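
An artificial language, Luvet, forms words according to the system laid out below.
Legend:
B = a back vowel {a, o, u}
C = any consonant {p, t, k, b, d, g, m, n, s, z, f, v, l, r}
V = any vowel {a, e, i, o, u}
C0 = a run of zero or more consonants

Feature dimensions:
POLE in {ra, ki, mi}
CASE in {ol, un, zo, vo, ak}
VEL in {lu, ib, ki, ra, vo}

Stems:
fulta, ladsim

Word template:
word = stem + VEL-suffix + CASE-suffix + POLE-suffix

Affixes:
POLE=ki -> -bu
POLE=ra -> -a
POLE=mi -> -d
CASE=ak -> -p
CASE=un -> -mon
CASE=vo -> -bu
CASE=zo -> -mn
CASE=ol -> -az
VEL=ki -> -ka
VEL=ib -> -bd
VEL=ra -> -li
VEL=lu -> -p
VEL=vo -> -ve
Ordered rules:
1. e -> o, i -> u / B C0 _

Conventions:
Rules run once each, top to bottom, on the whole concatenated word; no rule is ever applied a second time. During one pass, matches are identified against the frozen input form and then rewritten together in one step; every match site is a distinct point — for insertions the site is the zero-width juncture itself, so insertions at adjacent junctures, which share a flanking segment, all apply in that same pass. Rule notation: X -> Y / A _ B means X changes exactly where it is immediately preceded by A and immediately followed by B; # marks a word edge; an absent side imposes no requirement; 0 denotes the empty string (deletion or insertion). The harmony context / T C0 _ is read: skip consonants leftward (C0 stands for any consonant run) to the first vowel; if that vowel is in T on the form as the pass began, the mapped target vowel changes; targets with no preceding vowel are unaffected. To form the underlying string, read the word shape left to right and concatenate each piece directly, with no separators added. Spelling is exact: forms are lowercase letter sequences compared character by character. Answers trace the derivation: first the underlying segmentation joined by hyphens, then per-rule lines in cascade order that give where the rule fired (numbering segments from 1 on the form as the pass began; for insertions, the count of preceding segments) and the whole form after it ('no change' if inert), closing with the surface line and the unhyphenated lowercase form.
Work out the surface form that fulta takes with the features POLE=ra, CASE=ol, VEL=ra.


underlying: fulta-li-az-a
1. e -> o, i -> u / B C0 _: fires at position(s) 7: fultaluaza
surface: fultaluaza


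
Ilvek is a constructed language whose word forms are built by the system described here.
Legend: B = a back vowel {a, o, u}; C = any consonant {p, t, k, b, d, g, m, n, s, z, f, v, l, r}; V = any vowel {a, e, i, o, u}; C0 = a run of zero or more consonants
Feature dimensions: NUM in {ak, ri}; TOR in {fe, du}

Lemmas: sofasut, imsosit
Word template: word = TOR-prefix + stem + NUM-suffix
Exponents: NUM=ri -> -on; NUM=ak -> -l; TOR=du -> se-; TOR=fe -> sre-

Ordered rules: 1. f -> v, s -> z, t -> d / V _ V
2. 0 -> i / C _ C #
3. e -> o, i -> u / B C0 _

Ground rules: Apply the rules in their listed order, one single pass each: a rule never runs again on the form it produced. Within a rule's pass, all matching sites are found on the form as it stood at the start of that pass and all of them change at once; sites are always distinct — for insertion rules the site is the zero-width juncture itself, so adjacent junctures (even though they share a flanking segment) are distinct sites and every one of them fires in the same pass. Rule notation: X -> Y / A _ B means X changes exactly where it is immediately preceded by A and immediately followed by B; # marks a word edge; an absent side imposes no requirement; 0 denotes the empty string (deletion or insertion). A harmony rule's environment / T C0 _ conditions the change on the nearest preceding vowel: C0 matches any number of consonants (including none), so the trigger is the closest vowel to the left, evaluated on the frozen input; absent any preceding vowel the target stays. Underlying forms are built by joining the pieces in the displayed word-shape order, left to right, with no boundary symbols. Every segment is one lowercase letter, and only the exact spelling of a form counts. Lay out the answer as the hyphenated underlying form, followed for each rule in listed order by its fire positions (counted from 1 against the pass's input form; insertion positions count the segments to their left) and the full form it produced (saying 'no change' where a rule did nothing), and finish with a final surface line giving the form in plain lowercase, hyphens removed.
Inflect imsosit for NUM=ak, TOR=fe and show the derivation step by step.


underlying: sre-imsosit-l
1. f -> v, s -> z, t -> d / V _ V: fires at position(s) 8: sreimsozitl
2. 0 -> i / C _ C #: inserts after position(s) 10: sreimsozitil
3. e -> o, i -> u / B C0 _: fires at position(s) 9: sreimsozutil
surface: sreimsozutil


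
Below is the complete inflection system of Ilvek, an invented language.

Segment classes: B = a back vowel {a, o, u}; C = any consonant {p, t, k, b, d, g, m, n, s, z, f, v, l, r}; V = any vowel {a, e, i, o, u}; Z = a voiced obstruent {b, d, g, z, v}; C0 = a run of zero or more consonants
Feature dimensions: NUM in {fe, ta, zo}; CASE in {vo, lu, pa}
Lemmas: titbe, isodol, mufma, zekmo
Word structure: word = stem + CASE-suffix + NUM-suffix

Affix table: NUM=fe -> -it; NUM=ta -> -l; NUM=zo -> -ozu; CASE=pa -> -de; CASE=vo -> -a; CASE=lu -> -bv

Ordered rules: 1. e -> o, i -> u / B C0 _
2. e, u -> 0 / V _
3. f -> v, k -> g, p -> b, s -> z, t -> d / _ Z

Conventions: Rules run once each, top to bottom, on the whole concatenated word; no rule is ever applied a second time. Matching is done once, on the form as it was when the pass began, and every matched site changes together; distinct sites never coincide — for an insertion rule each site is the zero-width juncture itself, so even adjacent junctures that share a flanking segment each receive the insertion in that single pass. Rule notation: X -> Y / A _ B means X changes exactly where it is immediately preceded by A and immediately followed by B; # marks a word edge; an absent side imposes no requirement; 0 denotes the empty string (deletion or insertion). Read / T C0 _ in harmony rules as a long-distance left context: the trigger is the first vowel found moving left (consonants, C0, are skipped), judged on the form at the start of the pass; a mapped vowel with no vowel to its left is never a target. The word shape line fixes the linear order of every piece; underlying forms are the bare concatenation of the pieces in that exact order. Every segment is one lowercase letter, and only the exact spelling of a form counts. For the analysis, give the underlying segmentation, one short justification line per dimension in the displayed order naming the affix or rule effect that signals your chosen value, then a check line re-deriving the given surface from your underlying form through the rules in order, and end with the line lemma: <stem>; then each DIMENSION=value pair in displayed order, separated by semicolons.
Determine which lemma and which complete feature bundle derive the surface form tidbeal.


underlying: titbe-a-l
NUM=ta - signalled by the affix -l
CASE=vo - signalled by the affix -a
check: titbeal -> titbeal -> titbeal -> tidbeal
lemma: titbe; NUM=ta; CASE=vo


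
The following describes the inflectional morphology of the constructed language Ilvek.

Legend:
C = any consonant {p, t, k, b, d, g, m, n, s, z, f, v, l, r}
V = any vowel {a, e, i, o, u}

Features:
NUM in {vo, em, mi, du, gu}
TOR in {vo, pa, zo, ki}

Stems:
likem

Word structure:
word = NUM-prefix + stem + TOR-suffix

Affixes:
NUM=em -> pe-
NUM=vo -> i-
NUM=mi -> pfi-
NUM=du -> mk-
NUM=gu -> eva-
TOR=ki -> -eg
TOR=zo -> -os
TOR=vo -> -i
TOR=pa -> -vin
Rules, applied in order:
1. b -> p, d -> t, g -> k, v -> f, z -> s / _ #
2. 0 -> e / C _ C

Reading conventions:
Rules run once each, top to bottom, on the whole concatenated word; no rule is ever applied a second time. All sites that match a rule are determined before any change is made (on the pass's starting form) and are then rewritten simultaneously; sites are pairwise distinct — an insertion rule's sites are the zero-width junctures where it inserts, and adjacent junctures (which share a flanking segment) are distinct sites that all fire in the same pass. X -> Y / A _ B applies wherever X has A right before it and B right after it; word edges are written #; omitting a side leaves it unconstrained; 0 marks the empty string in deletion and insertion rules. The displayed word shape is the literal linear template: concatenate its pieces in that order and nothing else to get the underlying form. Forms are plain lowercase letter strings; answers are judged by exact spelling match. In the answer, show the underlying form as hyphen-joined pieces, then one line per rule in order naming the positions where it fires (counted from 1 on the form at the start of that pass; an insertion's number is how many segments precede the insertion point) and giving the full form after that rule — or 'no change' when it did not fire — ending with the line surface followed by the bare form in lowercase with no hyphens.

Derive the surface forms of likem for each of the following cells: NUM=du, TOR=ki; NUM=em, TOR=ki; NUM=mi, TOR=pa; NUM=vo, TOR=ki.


cell NUM=du, TOR=ki:
underlying: mk-likem-eg
1. b -> p, d -> t, g -> k, v -> f, z -> s / _ #: fires at position(s) 9: mklikemek
2. 0 -> e / C _ C: inserts after position(s) 1, 2: mekelikemek
surface: mekelikemek

cell NUM=em, TOR=ki:
underlying: pe-likem-eg
1. b -> p, d -> t, g -> k, v -> f, z -> s / _ #: fires at position(s) 9: pelikemek
2. 0 -> e / C _ C: no change
surface: pelikemek

cell NUM=mi, TOR=pa:
underlying: pfi-likem-vin
1. b -> p, d -> t, g -> k, v -> f, z -> s / _ #: no change
2. 0 -> e / C _ C: inserts after position(s) 1, 8: pefilikemevin
surface: pefilikemevin

cell NUM=vo, TOR=ki:
underlying: i-likem-eg
1. b -> p, d -> t, g -> k, v -> f, z -> s / _ #: fires at position(s) 8: ilikemek
2. 0 -> e / C _ C: no change
surface: ilikemek


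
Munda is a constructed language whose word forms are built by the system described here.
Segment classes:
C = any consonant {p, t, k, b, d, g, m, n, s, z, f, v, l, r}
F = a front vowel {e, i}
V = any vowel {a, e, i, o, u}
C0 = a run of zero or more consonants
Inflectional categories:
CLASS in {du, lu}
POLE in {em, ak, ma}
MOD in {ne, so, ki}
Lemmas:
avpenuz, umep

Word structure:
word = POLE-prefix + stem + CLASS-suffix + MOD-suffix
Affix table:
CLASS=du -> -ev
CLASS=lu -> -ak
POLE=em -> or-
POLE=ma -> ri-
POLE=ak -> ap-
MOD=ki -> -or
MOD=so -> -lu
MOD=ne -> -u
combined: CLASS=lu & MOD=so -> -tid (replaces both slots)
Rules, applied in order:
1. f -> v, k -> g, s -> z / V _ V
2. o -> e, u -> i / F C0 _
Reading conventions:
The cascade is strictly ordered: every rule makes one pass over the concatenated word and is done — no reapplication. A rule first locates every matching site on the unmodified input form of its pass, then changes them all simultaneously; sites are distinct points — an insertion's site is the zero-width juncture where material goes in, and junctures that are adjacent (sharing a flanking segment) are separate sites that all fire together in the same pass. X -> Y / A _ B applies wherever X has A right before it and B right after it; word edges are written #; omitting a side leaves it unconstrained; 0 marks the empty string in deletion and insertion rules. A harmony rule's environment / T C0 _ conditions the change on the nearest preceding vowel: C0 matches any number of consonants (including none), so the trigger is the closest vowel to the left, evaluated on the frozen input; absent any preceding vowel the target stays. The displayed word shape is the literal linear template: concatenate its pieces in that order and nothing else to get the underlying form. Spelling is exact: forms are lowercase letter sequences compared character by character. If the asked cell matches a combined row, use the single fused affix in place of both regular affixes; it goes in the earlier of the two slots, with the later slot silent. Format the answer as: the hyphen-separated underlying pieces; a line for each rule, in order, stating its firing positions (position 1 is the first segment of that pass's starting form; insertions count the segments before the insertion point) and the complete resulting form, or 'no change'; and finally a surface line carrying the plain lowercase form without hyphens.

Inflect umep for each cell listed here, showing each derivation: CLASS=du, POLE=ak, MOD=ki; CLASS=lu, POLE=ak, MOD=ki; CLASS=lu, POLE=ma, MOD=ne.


cell CLASS=du, POLE=ak, MOD=ki:
underlying: ap-umep-ev-or
1. f -> v, k -> g, s -> z / V _ V: no change
2. o -> e, u -> i / F C0 _: fires at position(s) 9: apumepever
surface: apumepever

cell CLASS=lu, POLE=ak, MOD=ki:
underlying: ap-umep-ak-or
1. f -> v, k -> g, s -> z / V _ V: fires at position(s) 8: apumepagor
2. o -> e, u -> i / F C0 _: no change
surface: apumepagor

cell CLASS=lu, POLE=ma, MOD=ne:
underlying: ri-umep-ak-u
1. f -> v, k -> g, s -> z / V _ V: fires at position(s) 8: riumepagu
2. o -> e, u -> i / F C0 _: fires at position(s) 3: riimepagu
surface: riimepagu


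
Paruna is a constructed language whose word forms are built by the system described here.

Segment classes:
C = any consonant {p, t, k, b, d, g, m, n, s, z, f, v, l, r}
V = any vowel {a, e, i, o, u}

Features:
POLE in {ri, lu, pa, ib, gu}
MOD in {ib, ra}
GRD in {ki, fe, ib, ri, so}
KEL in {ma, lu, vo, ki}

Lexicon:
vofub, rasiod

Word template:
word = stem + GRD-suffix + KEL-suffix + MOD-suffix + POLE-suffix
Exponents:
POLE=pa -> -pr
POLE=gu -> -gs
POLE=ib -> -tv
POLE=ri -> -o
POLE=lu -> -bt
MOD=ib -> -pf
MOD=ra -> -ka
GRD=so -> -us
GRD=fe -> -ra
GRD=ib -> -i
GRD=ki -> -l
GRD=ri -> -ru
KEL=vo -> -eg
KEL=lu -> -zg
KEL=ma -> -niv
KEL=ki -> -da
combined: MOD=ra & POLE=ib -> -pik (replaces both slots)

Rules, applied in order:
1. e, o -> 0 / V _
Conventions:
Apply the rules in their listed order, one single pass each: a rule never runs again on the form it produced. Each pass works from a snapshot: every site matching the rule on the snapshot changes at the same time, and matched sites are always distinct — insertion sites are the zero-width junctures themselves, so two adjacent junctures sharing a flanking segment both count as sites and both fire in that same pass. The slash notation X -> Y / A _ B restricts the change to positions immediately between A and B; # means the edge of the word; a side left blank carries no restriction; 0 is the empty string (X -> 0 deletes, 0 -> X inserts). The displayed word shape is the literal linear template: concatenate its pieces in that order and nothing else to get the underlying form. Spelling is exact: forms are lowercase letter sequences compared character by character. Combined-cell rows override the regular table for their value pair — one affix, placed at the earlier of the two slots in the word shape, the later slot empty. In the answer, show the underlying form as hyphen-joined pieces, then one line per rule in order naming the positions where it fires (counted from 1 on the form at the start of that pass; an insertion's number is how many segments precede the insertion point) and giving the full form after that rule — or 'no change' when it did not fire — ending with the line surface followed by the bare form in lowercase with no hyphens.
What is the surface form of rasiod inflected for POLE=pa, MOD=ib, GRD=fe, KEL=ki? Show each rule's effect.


underlying: rasiod-ra-da-pf-pr
1. e, o -> 0 / V _: fires at position(s) 5: rasidradapfpr
surface: rasidradapfpr


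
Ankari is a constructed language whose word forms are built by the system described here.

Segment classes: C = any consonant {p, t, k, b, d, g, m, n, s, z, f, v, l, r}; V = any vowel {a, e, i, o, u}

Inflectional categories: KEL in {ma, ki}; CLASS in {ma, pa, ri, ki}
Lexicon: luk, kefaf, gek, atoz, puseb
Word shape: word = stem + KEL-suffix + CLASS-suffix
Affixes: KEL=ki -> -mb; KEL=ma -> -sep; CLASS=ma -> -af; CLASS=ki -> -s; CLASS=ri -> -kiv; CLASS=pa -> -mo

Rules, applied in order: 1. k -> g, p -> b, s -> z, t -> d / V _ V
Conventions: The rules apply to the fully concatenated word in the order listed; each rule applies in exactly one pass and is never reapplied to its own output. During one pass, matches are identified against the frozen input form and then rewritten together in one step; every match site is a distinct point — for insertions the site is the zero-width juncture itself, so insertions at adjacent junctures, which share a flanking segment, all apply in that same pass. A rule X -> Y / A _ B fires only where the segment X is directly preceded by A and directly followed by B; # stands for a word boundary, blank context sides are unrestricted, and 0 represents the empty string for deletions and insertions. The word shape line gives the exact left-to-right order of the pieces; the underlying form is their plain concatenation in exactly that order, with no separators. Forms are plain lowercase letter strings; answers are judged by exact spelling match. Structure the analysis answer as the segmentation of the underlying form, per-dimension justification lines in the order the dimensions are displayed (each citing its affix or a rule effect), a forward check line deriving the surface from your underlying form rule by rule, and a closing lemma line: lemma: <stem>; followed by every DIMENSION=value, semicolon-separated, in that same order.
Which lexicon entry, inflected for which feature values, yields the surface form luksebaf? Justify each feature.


underlying: luk-sep-af
KEL=ma - signalled by the affix -sep
CLASS=ma - signalled by the affix -af
check: luksepaf -> luksebaf
lemma: luk; KEL=ma; CLASS=ma


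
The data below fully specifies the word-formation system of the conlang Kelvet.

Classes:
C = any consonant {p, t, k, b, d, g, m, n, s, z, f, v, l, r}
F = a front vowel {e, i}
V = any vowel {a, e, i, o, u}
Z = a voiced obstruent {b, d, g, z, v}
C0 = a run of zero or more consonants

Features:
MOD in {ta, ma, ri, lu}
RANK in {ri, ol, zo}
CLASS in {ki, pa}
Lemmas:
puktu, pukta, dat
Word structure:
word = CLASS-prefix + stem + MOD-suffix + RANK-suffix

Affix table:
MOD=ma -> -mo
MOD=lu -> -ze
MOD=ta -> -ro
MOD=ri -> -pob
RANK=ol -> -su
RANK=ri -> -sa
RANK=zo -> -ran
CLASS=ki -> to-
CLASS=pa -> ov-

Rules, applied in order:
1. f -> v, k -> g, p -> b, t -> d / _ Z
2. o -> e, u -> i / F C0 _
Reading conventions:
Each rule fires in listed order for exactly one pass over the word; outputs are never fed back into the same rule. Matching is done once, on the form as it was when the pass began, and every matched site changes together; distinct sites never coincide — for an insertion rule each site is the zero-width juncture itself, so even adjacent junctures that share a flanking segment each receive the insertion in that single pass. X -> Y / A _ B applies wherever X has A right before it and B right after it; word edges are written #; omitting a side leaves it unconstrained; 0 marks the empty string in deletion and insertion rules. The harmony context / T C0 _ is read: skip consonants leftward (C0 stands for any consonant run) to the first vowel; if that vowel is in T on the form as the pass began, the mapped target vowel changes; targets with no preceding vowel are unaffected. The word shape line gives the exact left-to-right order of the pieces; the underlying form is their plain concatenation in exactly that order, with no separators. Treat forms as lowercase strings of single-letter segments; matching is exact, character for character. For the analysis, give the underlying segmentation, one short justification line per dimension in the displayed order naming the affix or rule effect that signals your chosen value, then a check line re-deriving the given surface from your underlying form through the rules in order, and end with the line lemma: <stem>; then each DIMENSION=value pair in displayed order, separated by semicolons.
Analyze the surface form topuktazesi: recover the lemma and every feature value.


underlying: to-pukta-ze-su
MOD=lu - signalled by the affix -ze
RANK=ol - signalled by the affix -su
CLASS=ki - signalled by the affix to-
check: topuktazesu -> topuktazesu -> topuktazesi
lemma: pukta; MOD=lu; RANK=ol; CLASS=ki


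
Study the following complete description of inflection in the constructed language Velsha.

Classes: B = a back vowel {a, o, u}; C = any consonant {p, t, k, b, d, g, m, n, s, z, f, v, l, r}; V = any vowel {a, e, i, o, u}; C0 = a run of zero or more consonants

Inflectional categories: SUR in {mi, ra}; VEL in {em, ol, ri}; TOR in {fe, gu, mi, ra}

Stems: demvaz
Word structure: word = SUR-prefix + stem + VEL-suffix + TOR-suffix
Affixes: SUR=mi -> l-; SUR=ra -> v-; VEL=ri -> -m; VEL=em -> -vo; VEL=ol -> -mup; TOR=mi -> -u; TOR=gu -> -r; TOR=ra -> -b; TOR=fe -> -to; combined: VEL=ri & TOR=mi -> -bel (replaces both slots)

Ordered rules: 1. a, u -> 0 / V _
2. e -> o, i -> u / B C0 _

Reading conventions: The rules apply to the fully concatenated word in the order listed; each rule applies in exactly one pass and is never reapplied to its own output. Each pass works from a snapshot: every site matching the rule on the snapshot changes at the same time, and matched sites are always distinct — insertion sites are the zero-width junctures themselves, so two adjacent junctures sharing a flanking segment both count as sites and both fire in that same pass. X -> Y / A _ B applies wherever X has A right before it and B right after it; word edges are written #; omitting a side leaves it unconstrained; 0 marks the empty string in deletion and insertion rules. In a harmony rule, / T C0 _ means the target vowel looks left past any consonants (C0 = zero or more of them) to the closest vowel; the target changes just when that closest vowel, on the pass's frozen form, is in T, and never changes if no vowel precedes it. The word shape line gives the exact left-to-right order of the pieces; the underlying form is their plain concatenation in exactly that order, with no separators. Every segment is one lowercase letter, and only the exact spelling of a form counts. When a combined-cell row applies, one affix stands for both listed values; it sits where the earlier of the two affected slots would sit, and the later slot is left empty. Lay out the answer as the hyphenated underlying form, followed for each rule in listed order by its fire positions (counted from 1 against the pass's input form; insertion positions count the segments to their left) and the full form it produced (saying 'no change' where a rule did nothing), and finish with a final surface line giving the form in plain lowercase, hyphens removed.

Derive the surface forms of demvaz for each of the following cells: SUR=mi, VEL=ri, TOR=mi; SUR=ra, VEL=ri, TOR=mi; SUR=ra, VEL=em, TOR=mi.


cell SUR=mi, VEL=ri, TOR=mi:
underlying: l-demvaz-bel
1. a, u -> 0 / V _: no change
2. e -> o, i -> u / B C0 _: fires at position(s) 9: ldemvazbol
surface: ldemvazbol

cell SUR=ra, VEL=ri, TOR=mi:
underlying: v-demvaz-bel
1. a, u -> 0 / V _: no change
2. e -> o, i -> u / B C0 _: fires at position(s) 9: vdemvazbol
surface: vdemvazbol

cell SUR=ra, VEL=em, TOR=mi:
underlying: v-demvaz-vo-u
1. a, u -> 0 / V _: fires at position(s) 10: vdemvazvo
2. e -> o, i -> u / B C0 _: no change
surface: vdemvazvo


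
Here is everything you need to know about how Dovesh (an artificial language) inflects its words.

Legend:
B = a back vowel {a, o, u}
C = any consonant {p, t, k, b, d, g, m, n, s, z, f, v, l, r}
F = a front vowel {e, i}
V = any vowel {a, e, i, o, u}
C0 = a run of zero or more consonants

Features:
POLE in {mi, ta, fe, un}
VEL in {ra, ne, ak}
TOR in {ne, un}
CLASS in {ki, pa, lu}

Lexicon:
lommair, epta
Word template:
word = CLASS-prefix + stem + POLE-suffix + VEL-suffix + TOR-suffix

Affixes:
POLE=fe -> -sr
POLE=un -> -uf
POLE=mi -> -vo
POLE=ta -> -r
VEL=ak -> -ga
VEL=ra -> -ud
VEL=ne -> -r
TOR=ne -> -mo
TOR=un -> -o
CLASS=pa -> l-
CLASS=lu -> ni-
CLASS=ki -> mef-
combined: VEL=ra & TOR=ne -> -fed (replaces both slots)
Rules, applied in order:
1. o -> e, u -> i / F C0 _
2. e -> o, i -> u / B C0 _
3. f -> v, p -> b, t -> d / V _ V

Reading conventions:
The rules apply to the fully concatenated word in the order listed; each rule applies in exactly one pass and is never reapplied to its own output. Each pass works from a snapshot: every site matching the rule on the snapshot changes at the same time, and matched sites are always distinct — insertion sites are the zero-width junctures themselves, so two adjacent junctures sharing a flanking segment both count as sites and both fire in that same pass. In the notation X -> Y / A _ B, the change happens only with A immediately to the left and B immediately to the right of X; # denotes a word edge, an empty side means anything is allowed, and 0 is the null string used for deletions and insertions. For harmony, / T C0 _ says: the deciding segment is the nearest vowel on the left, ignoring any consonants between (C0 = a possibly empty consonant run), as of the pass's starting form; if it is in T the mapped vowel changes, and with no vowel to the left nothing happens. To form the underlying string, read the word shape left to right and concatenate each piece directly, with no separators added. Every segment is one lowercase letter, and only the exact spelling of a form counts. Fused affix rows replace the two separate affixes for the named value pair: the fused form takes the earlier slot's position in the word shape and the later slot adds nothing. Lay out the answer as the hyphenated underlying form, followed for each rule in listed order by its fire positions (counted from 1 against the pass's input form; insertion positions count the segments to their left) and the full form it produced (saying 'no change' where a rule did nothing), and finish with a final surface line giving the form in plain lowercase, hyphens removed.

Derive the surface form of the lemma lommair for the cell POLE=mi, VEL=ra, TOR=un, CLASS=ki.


underlying: mef-lommair-vo-ud-o
1. o -> e, u -> i / F C0 _: fires at position(s) 5, 12: meflemmairveudo
2. e -> o, i -> u / B C0 _: fires at position(s) 9: meflemmaurveudo
3. f -> v, p -> b, t -> d / V _ V: no change
surface: meflemmaurveudo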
******************************
Problem: The only acceptable answer is a number: how many lines in the data above hold the word "replaces".

Result for this task: 4